■ **Task objective**:
All records below are to be repeated precisely, with nothing added.

___ Data shown ___

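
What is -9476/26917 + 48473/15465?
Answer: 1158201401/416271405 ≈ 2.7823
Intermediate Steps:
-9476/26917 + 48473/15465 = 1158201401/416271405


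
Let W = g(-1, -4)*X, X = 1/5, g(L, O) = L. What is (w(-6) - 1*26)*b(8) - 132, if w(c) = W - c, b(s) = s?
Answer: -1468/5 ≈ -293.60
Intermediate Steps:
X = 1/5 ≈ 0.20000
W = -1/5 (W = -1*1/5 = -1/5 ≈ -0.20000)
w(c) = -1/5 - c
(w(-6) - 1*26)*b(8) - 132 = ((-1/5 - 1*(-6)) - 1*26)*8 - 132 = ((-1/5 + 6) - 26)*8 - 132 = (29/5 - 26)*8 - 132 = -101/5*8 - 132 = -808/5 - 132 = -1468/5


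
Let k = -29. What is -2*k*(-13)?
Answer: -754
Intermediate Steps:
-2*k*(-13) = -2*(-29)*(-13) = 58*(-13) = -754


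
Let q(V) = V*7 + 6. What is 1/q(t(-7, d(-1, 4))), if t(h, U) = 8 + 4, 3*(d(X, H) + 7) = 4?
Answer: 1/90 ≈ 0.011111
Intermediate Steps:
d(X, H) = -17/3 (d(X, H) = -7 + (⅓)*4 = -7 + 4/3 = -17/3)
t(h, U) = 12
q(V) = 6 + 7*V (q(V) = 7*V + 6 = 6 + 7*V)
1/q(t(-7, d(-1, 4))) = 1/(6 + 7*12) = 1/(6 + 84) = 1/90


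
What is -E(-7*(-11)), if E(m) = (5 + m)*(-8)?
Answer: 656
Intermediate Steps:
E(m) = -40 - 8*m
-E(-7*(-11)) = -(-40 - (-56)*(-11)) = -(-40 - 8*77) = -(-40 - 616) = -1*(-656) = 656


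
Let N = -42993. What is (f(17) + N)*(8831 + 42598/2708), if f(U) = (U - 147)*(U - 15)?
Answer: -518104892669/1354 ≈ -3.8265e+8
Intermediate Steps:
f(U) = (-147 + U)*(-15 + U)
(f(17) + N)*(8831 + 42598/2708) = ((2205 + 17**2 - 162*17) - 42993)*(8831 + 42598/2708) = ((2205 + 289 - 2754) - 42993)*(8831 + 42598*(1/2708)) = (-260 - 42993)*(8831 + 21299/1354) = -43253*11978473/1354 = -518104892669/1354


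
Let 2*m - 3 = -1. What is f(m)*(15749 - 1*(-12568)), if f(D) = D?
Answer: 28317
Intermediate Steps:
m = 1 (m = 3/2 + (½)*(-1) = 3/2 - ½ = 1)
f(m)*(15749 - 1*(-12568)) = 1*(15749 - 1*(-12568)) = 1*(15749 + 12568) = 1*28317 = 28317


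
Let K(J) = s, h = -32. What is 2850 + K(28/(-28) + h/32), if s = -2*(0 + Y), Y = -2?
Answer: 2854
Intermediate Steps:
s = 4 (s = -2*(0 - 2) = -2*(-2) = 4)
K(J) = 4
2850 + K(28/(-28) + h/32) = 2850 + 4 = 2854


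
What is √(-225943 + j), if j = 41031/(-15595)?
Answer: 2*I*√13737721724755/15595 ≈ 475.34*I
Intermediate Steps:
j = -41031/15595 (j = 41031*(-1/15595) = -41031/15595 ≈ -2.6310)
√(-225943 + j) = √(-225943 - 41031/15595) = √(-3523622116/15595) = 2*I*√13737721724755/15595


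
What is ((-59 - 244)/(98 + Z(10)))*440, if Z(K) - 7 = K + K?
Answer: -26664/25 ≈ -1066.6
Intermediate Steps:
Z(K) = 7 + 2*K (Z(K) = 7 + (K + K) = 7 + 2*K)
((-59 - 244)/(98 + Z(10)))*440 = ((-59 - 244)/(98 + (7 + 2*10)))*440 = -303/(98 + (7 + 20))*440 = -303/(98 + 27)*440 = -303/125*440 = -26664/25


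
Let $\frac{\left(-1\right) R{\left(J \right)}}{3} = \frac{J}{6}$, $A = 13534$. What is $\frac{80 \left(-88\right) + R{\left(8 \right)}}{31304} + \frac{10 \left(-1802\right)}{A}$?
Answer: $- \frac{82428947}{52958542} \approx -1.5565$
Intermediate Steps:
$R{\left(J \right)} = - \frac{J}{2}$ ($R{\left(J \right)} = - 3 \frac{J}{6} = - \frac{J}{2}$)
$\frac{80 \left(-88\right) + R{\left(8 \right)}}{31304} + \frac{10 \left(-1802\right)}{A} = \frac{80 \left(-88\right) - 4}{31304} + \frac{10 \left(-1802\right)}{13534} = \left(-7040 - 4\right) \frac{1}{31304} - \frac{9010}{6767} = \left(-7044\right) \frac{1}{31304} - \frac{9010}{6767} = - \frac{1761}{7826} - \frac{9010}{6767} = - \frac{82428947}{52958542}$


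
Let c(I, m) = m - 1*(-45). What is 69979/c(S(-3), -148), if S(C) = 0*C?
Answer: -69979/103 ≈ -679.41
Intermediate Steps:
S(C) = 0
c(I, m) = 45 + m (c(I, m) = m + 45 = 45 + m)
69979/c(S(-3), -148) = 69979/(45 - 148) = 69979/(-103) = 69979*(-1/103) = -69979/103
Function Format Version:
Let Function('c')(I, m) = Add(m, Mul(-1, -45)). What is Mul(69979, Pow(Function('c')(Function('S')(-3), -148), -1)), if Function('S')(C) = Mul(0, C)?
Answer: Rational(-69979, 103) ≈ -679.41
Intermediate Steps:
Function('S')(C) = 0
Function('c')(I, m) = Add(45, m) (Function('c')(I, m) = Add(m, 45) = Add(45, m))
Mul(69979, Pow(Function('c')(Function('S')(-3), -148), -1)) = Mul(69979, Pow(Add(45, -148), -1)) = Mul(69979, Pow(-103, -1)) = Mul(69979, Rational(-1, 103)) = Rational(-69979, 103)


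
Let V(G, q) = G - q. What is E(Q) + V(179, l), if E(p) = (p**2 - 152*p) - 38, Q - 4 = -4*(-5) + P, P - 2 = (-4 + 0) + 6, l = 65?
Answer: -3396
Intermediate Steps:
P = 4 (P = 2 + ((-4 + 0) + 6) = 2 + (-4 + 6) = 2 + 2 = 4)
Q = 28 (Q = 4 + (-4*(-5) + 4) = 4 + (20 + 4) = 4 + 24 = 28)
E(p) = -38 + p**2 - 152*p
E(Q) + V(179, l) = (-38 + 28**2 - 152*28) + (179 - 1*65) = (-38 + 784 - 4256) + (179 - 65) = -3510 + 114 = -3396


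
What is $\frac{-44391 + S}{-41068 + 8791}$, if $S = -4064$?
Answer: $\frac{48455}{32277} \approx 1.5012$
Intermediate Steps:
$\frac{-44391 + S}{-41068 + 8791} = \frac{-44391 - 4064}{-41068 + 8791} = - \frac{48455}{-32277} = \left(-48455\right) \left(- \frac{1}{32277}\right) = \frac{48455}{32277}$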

___

■ **Solution for this exercise**:
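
What is -9476/26917 + 48473/15465?
Answer: 1158201401/416271405 ≈ 2.7823
Intermediate Steps:
-9476/26917 + 48473/15465 = 1158201401/416271405


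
Let W = g(-1, -4)*X, X = 1/5, g(L, O) = L. What is (w(-6) - 1*26)*b(8) - 132, if w(c) = W - c, b(s) = s?
Answer: -1468/5 ≈ -293.60
Intermediate Steps:
X = 1/5 ≈ 0.20000
W = -1/5 (W = -1*1/5 = -1/5 ≈ -0.20000)
w(c) = -1/5 - c
(w(-6) - 1*26)*b(8) - 132 = ((-1/5 - 1*(-6)) - 1*26)*8 - 132 = ((-1/5 + 6) - 26)*8 - 132 = (29/5 - 26)*8 - 132 = -101/5*8 - 132 = -808/5 - 132 = -1468/5


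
Let k = -29. What is -2*k*(-13)?
Answer: -754
Intermediate Steps:
-2*k*(-13) = -2*(-29)*(-13) = 58*(-13) = -754


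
Let q(V) = V*7 + 6. What is 1/q(t(-7, d(-1, 4))), if t(h, U) = 8 + 4, 3*(d(X, H) + 7) = 4?
Answer: 1/90 ≈ 0.011111
Intermediate Steps:
d(X, H) = -17/3 (d(X, H) = -7 + (⅓)*4 = -7 + 4/3 = -17/3)
t(h, U) = 12
q(V) = 6 + 7*V (q(V) = 7*V + 6 = 6 + 7*V)
1/q(t(-7, d(-1, 4))) = 1/(6 + 7*12) = 1/(6 + 84) = 1/90


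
What is -E(-7*(-11)), if E(m) = (5 + m)*(-8)?
Answer: 656
Intermediate Steps:
E(m) = -40 - 8*m
-E(-7*(-11)) = -(-40 - (-56)*(-11)) = -(-40 - 8*77) = -(-40 - 616) = -1*(-656) = 656


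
Let N = -42993. What is (f(17) + N)*(8831 + 42598/2708), if f(U) = (U - 147)*(U - 15)?
Answer: -518104892669/1354 ≈ -3.8265e+8
Intermediate Steps:
f(U) = (-147 + U)*(-15 + U)
(f(17) + N)*(8831 + 42598/2708) = ((2205 + 17**2 - 162*17) - 42993)*(8831 + 42598/2708) = ((2205 + 289 - 2754) - 42993)*(8831 + 42598*(1/2708)) = (-260 - 42993)*(8831 + 21299/1354) = -43253*11978473/1354 = -518104892669/1354


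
Let 2*m - 3 = -1. What is f(m)*(15749 - 1*(-12568)), if f(D) = D?
Answer: 28317
Intermediate Steps:
m = 1 (m = 3/2 + (½)*(-1) = 3/2 - ½ = 1)
f(m)*(15749 - 1*(-12568)) = 1*(15749 - 1*(-12568)) = 1*(15749 + 12568) = 1*28317 = 28317


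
Let K(J) = s, h = -32. What is 2850 + K(28/(-28) + h/32), if s = -2*(0 + Y), Y = -2?
Answer: 2854
Intermediate Steps:
s = 4 (s = -2*(0 - 2) = -2*(-2) = 4)
K(J) = 4
2850 + K(28/(-28) + h/32) = 2850 + 4 = 2854


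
What is √(-225943 + j), if j = 41031/(-15595)?
Answer: 2*I*√13737721724755/15595 ≈ 475.34*I
Intermediate Steps:
j = -41031/15595 (j = 41031*(-1/15595) = -41031/15595 ≈ -2.6310)
√(-225943 + j) = √(-225943 - 41031/15595) = √(-3523622116/15595) = 2*I*√13737721724755/15595


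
What is ((-59 - 244)/(98 + Z(10)))*440, if Z(K) - 7 = K + K?
Answer: -26664/25 ≈ -1066.6
Intermediate Steps:
Z(K) = 7 + 2*K (Z(K) = 7 + (K + K) = 7 + 2*K)
((-59 - 244)/(98 + Z(10)))*440 = ((-59 - 244)/(98 + (7 + 2*10)))*440 = -303/(98 + (7 + 20))*440 = -303/(98 + 27)*440 = -303/125*440 = -26664/25


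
Let $\frac{\left(-1\right) R{\left(J \right)}}{3} = \frac{J}{6}$, $A = 13534$. What is $\frac{80 \left(-88\right) + R{\left(8 \right)}}{31304} + \frac{10 \left(-1802\right)}{A}$?
Answer: $- \frac{82428947}{52958542} \approx -1.5565$
Intermediate Steps:
$R{\left(J \right)} = - \frac{J}{2}$ ($R{\left(J \right)} = - 3 \frac{J}{6} = - \frac{J}{2}$)
$\frac{80 \left(-88\right) + R{\left(8 \right)}}{31304} + \frac{10 \left(-1802\right)}{A} = \frac{80 \left(-88\right) - 4}{31304} + \frac{10 \left(-1802\right)}{13534} = \left(-7040 - 4\right) \frac{1}{31304} - \frac{9010}{6767} = \left(-7044\right) \frac{1}{31304} - \frac{9010}{6767} = - \frac{1761}{7826} - \frac{9010}{6767} = - \frac{82428947}{52958542}$


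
Let c(I, m) = m - 1*(-45). What is 69979/c(S(-3), -148), if S(C) = 0*C?
Answer: -69979/103 ≈ -679.41
Intermediate Steps:
S(C) = 0
c(I, m) = 45 + m (c(I, m) = m + 45 = 45 + m)
69979/c(S(-3), -148) = 69979/(45 - 148) = 69979/(-103) = 69979*(-1/103) = -69979/103
Function Format Version:
Let Function('c')(I, m) = Add(m, Mul(-1, -45)). What is Mul(69979, Pow(Function('c')(Function('S')(-3), -148), -1)), if Function('S')(C) = Mul(0, C)?
Answer: Rational(-69979, 103) ≈ -679.41
Intermediate Steps:
Function('S')(C) = 0
Function('c')(I, m) = Add(45, m) (Function('c')(I, m) = Add(m, 45) = Add(45, m))
Mul(69979, Pow(Function('c')(Function('S')(-3), -148), -1)) = Mul(69979, Pow(Add(45, -148), -1)) = Mul(69979, Pow(-103, -1)) = Mul(69979, Rational(-1, 103)) = Rational(-69979, 103)


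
Let V(G, q) = G - q. What is E(Q) + V(179, l), if E(p) = (p**2 - 152*p) - 38, Q - 4 = -4*(-5) + P, P - 2 = (-4 + 0) + 6, l = 65?
Answer: -3396
Intermediate Steps:
P = 4 (P = 2 + ((-4 + 0) + 6) = 2 + (-4 + 6) = 2 + 2 = 4)
Q = 28 (Q = 4 + (-4*(-5) + 4) = 4 + (20 + 4) = 4 + 24 = 28)
E(p) = -38 + p**2 - 152*p
E(Q) + V(179, l) = (-38 + 28**2 - 152*28) + (179 - 1*65) = (-38 + 784 - 4256) + (179 - 65) = -3510 + 114 = -3396


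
What is $\frac{-44391 + S}{-41068 + 8791}$, if $S = -4064$?
Answer: $\frac{48455}{32277} \approx 1.5012$
Intermediate Steps:
$\frac{-44391 + S}{-41068 + 8791} = \frac{-44391 - 4064}{-41068 + 8791} = - \frac{48455}{-32277} = \left(-48455\right) \left(- \frac{1}{32277}\right) = \frac{48455}{32277}$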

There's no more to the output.